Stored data
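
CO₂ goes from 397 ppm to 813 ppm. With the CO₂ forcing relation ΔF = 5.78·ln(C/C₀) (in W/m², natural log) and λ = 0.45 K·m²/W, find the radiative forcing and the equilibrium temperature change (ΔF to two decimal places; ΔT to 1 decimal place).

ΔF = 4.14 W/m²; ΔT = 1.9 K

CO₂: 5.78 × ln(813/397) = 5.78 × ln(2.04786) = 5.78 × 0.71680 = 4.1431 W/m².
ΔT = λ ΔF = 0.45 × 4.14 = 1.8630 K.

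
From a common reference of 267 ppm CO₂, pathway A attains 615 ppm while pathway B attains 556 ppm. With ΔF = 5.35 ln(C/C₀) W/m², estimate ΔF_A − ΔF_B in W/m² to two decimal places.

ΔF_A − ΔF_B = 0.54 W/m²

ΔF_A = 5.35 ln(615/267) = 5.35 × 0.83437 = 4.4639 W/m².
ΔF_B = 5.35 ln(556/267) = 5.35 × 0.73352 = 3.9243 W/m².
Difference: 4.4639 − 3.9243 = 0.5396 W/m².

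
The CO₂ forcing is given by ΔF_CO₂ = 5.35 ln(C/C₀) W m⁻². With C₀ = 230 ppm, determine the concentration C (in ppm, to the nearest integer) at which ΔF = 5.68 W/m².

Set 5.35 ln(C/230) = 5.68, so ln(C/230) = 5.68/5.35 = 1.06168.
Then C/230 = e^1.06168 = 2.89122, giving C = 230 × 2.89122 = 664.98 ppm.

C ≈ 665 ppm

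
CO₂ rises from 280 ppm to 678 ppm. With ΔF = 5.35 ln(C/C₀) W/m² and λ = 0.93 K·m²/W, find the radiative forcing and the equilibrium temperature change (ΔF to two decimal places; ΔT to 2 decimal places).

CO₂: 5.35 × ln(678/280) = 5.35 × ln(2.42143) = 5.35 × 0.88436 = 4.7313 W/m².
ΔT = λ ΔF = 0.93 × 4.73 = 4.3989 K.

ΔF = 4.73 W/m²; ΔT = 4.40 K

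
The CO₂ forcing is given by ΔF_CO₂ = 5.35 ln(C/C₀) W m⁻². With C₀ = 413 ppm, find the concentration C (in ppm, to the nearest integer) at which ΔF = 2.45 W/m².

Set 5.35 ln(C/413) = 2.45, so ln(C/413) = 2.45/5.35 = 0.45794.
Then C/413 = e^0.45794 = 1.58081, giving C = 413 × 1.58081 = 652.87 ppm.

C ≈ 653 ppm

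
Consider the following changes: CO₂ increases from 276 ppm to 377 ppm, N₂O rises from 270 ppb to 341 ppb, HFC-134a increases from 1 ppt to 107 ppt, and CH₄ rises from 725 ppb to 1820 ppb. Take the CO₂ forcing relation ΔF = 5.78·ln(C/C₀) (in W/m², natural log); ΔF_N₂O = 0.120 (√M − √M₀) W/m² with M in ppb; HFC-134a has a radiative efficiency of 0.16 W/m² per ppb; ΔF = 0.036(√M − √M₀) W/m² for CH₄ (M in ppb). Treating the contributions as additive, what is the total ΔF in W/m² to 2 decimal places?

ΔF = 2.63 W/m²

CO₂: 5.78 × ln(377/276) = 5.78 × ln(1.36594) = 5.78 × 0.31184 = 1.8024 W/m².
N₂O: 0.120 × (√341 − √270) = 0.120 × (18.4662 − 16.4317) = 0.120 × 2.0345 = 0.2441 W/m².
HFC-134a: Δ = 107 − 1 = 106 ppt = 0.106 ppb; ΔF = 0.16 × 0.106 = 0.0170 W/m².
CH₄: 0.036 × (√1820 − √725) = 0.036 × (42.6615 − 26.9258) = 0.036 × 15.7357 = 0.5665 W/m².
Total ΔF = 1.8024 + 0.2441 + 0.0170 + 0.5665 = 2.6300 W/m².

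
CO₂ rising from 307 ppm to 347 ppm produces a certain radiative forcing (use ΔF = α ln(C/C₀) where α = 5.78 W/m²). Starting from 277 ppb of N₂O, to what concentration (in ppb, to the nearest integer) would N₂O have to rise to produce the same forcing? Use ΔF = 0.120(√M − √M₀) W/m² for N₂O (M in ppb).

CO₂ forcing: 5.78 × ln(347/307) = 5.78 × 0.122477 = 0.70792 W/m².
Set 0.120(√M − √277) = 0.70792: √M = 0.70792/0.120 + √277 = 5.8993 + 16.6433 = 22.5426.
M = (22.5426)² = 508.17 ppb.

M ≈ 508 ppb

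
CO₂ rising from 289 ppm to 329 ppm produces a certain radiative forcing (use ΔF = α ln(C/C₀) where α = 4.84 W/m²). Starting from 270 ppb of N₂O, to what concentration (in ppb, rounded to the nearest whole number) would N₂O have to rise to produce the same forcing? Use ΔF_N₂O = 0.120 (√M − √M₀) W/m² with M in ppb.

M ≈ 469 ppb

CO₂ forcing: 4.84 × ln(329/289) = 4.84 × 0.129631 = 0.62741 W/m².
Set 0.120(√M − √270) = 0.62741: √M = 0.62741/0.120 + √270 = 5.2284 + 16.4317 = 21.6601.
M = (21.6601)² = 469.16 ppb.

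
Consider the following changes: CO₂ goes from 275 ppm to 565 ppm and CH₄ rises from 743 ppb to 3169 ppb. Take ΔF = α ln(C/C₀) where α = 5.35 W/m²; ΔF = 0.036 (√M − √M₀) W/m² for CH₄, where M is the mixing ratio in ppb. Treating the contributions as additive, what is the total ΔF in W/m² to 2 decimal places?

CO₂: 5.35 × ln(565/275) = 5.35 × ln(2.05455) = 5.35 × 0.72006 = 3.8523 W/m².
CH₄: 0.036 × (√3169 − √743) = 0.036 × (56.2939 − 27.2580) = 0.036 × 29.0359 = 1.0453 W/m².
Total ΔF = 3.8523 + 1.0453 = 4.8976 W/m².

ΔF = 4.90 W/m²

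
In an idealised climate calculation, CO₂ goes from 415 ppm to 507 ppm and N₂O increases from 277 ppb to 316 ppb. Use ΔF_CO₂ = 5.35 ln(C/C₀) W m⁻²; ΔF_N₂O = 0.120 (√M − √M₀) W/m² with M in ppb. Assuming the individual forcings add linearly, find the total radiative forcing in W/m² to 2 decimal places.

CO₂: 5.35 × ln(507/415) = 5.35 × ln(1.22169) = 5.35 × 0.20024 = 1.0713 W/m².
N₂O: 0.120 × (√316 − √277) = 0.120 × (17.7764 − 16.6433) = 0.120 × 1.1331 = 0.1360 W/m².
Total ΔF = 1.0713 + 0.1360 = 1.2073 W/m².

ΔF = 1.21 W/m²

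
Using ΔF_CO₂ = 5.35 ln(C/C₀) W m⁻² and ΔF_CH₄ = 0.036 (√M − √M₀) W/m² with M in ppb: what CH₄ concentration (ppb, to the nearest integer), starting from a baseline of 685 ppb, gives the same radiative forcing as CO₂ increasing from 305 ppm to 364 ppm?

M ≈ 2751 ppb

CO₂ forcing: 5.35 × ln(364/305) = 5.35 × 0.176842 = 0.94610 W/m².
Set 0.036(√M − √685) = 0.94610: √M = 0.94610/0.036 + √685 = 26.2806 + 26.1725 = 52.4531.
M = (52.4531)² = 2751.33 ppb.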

» **EXERCISE DIRECTIONS**
Output the entire set of records exactly as shown.

» **EXERCISE ANSWER**
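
CO₂ goes from 397 ppm to 813 ppm. With the CO₂ forcing relation ΔF = 5.78·ln(C/C₀) (in W/m², natural log) and λ = 0.45 K·m²/W, find the radiative forcing and the equilibrium temperature change (ΔF to two decimal places; ΔT to 1 decimal place).

ΔF = 4.14 W/m²; ΔT = 1.9 K

CO₂: 5.78 × ln(813/397) = 5.78 × ln(2.04786) = 5.78 × 0.71680 = 4.1431 W/m².
ΔT = λ ΔF = 0.45 × 4.14 = 1.8630 K.

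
From a common reference of 267 ppm CO₂, pathway A attains 615 ppm while pathway B attains 556 ppm. With ΔF = 5.35 ln(C/C₀) W/m², estimate ΔF_A − ΔF_B in W/m² to two decimal places.

ΔF_A − ΔF_B = 0.54 W/m²

ΔF_A = 5.35 ln(615/267) = 5.35 × 0.83437 = 4.4639 W/m².
ΔF_B = 5.35 ln(556/267) = 5.35 × 0.73352 = 3.9243 W/m².
Difference: 4.4639 − 3.9243 = 0.5396 W/m².

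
The CO₂ forcing is given by ΔF_CO₂ = 5.35 ln(C/C₀) W m⁻². With C₀ = 230 ppm, determine the concentration C (in ppm, to the nearest integer) at which ΔF = 5.68 W/m².

Set 5.35 ln(C/230) = 5.68, so ln(C/230) = 5.68/5.35 = 1.06168.
Then C/230 = e^1.06168 = 2.89122, giving C = 230 × 2.89122 = 664.98 ppm.

C ≈ 665 ppm

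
CO₂ rises from 280 ppm to 678 ppm. With ΔF = 5.35 ln(C/C₀) W/m² and λ = 0.93 K·m²/W, find the radiative forcing and the equilibrium temperature change (ΔF to two decimal places; ΔT to 2 decimal places).

CO₂: 5.35 × ln(678/280) = 5.35 × ln(2.42143) = 5.35 × 0.88436 = 4.7313 W/m².
ΔT = λ ΔF = 0.93 × 4.73 = 4.3989 K.

ΔF = 4.73 W/m²; ΔT = 4.40 K

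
The CO₂ forcing is given by ΔF_CO₂ = 5.35 ln(C/C₀) W m⁻². With C₀ = 413 ppm, find the concentration C (in ppm, to the nearest integer) at which ΔF = 2.45 W/m².

Set 5.35 ln(C/413) = 2.45, so ln(C/413) = 2.45/5.35 = 0.45794.
Then C/413 = e^0.45794 = 1.58081, giving C = 413 × 1.58081 = 652.87 ppm.

C ≈ 653 ppm

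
Consider the following changes: CO₂ increases from 276 ppm to 377 ppm, N₂O rises from 270 ppb to 341 ppb, HFC-134a increases from 1 ppt to 107 ppt, and CH₄ rises from 725 ppb to 1820 ppb. Take the CO₂ forcing relation ΔF = 5.78·ln(C/C₀) (in W/m², natural log); ΔF_N₂O = 0.120 (√M − √M₀) W/m² with M in ppb; HFC-134a has a radiative efficiency of 0.16 W/m² per ppb; ΔF = 0.036(√M − √M₀) W/m² for CH₄ (M in ppb). Treating the contributions as additive, what is the total ΔF in W/m² to 2 decimal places?

ΔF = 2.63 W/m²

CO₂: 5.78 × ln(377/276) = 5.78 × ln(1.36594) = 5.78 × 0.31184 = 1.8024 W/m².
N₂O: 0.120 × (√341 − √270) = 0.120 × (18.4662 − 16.4317) = 0.120 × 2.0345 = 0.2441 W/m².
HFC-134a: Δ = 107 − 1 = 106 ppt = 0.106 ppb; ΔF = 0.16 × 0.106 = 0.0170 W/m².
CH₄: 0.036 × (√1820 − √725) = 0.036 × (42.6615 − 26.9258) = 0.036 × 15.7357 = 0.5665 W/m².
Total ΔF = 1.8024 + 0.2441 + 0.0170 + 0.5665 = 2.6300 W/m².

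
CO₂ rising from 307 ppm to 347 ppm produces a certain radiative forcing (use ΔF = α ln(C/C₀) where α = 5.78 W/m²). Starting from 277 ppb of N₂O, to what concentration (in ppb, to the nearest integer) would N₂O have to rise to produce the same forcing? Use ΔF = 0.120(√M − √M₀) W/m² for N₂O (M in ppb).

CO₂ forcing: 5.78 × ln(347/307) = 5.78 × 0.122477 = 0.70792 W/m².
Set 0.120(√M − √277) = 0.70792: √M = 0.70792/0.120 + √277 = 5.8993 + 16.6433 = 22.5426.
M = (22.5426)² = 508.17 ppb.

M ≈ 508 ppb

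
CO₂ rising from 289 ppm to 329 ppm produces a certain radiative forcing (use ΔF = α ln(C/C₀) where α = 4.84 W/m²). Starting from 270 ppb of N₂O, to what concentration (in ppb, rounded to the nearest whole number) would N₂O have to rise to produce the same forcing? Use ΔF_N₂O = 0.120 (√M − √M₀) W/m² with M in ppb.

M ≈ 469 ppb

CO₂ forcing: 4.84 × ln(329/289) = 4.84 × 0.129631 = 0.62741 W/m².
Set 0.120(√M − √270) = 0.62741: √M = 0.62741/0.120 + √270 = 5.2284 + 16.4317 = 21.6601.
M = (21.6601)² = 469.16 ppb.

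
Consider the following changes: CO₂ goes from 275 ppm to 565 ppm and CH₄ rises from 743 ppb to 3169 ppb. Take ΔF = α ln(C/C₀) where α = 5.35 W/m²; ΔF = 0.036 (√M − √M₀) W/m² for CH₄, where M is the mixing ratio in ppb. Treating the contributions as additive, what is the total ΔF in W/m² to 2 decimal places?

CO₂: 5.35 × ln(565/275) = 5.35 × ln(2.05455) = 5.35 × 0.72006 = 3.8523 W/m².
CH₄: 0.036 × (√3169 − √743) = 0.036 × (56.2939 − 27.2580) = 0.036 × 29.0359 = 1.0453 W/m².
Total ΔF = 3.8523 + 1.0453 = 4.8976 W/m².

ΔF = 4.90 W/m²

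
In an idealised climate calculation, CO₂ goes from 415 ppm to 507 ppm and N₂O increases from 277 ppb to 316 ppb. Use ΔF_CO₂ = 5.35 ln(C/C₀) W m⁻²; ΔF_N₂O = 0.120 (√M − √M₀) W/m² with M in ppb. Assuming the individual forcings add linearly, find the total radiative forcing in W/m² to 2 decimal places.

CO₂: 5.35 × ln(507/415) = 5.35 × ln(1.22169) = 5.35 × 0.20024 = 1.0713 W/m².
N₂O: 0.120 × (√316 − √277) = 0.120 × (17.7764 − 16.6433) = 0.120 × 1.1331 = 0.1360 W/m².
Total ΔF = 1.0713 + 0.1360 = 1.2073 W/m².

ΔF = 1.21 W/m²

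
Using ΔF_CO₂ = 5.35 ln(C/C₀) W m⁻² and ΔF_CH₄ = 0.036 (√M − √M₀) W/m² with M in ppb: what CH₄ concentration (ppb, to the nearest integer), starting from a baseline of 685 ppb, gives the same radiative forcing as CO₂ increasing from 305 ppm to 364 ppm?

M ≈ 2751 ppb

CO₂ forcing: 5.35 × ln(364/305) = 5.35 × 0.176842 = 0.94610 W/m².
Set 0.036(√M − √685) = 0.94610: √M = 0.94610/0.036 + √685 = 26.2806 + 26.1725 = 52.4531.
M = (52.4531)² = 2751.33 ppb.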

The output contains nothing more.